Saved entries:
=== Section Start ===
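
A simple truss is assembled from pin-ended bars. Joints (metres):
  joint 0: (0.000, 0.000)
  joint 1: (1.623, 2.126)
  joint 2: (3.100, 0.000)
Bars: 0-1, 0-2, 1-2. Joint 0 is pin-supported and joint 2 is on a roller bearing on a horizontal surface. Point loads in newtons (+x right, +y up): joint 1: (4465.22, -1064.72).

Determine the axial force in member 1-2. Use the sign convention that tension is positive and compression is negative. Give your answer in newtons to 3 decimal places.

N=3 nodes, M=3 members, R=3 reactions → 2N=6, M+R=6
member 0 (0-1): L=2.6747, (cx,cy)=(0.6068,0.7949)
member 1 (0-2): L=3.1000, (cx,cy)=(1.0000,0.0000)
member 2 (1-2): L=2.5887, (cx,cy)=(0.5706,-0.8213)
solve A·x = −loads:
  F[0-1] = +3214.4037 N (tension)
  F[0-2] = +2514.7274 N (tension)
  F[1-2] = -4407.5104 N (compression)
  Rx@0 = -4465.2200 N
  Ry@0 = -2554.9891 N
  Ry@2 = +3619.7091 N

-4407.510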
=== Section End ===
WORK ITEM: Copy the data above in full, character for character.

SOLUTION:
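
A simple truss is assembled from pin-ended bars. Joints (metres):
  joint 0: (0.000, 0.000)
  joint 1: (1.623, 2.126)
  joint 2: (3.100, 0.000)
Bars: 0-1, 0-2, 1-2. Joint 0 is pin-supported and joint 2 is on a roller bearing on a horizontal surface. Point loads in newtons (+x right, +y up): joint 1: (4465.22, -1064.72).

Determine the axial force in member 1-2. Use the sign convention that tension is positive and compression is negative. Give your answer in newtons to 3 decimal places.

N=3 nodes, M=3 members, R=3 reactions → 2N=6, M+R=6
member 0 (0-1): L=2.6747, (cx,cy)=(0.6068,0.7949)
member 1 (0-2): L=3.1000, (cx,cy)=(1.0000,0.0000)
member 2 (1-2): L=2.5887, (cx,cy)=(0.5706,-0.8213)
solve A·x = −loads:
  F[0-1] = +3214.4037 N (tension)
  F[0-2] = +2514.7274 N (tension)
  F[1-2] = -4407.5104 N (compression)
  Rx@0 = -4465.2200 N
  Ry@0 = -2554.9891 N
  Ry@2 = +3619.7091 N

-4407.510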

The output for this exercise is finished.